# INPUT FOR THIS TASK:
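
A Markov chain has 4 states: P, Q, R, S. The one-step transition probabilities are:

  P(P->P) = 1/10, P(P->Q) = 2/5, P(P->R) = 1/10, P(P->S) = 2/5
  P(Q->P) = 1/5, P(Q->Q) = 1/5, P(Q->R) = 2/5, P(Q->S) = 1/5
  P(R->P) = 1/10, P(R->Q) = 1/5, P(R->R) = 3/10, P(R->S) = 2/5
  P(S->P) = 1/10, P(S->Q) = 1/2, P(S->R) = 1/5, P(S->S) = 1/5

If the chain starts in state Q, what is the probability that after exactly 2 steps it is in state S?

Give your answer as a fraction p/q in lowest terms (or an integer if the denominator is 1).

Computing P^2 by repeated multiplication:
P^1 =
  P: [1/10, 2/5, 1/10, 2/5]
  Q: [1/5, 1/5, 2/5, 1/5]
  R: [1/10, 1/5, 3/10, 2/5]
  S: [1/10, 1/2, 1/5, 1/5]
P^2 =
  P: [7/50, 17/50, 7/25, 6/25]
  Q: [3/25, 3/10, 13/50, 8/25]
  R: [3/25, 17/50, 13/50, 7/25]
  S: [3/20, 7/25, 31/100, 13/50]

(P^2)[Q -> S] = 8/25

Answer: 8/25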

# TASK ITEM:
Everything from the line holding "P(R->P) = 1/10, P(R->Q)" through the last line of the entries should be retyped exactly, with no other lines.

# OUTPUT:
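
  P(R->P) = 1/10, P(R->Q) = 1/5, P(R->R) = 3/10, P(R->S) = 2/5
  P(S->P) = 1/10, P(S->Q) = 1/2, P(S->R) = 1/5, P(S->S) = 1/5

If the chain starts in state Q, what is the probability that after exactly 2 steps it is in state S?

Give your answer as a fraction p/q in lowest terms (or an integer if the denominator is 1).

Computing P^2 by repeated multiplication:
P^1 =
  P: [1/10, 2/5, 1/10, 2/5]
  Q: [1/5, 1/5, 2/5, 1/5]
  R: [1/10, 1/5, 3/10, 2/5]
  S: [1/10, 1/2, 1/5, 1/5]
P^2 =
  P: [7/50, 17/50, 7/25, 6/25]
  Q: [3/25, 3/10, 13/50, 8/25]
  R: [3/25, 17/50, 13/50, 7/25]
  S: [3/20, 7/25, 31/100, 13/50]

(P^2)[Q -> S] = 8/25

Answer: 8/25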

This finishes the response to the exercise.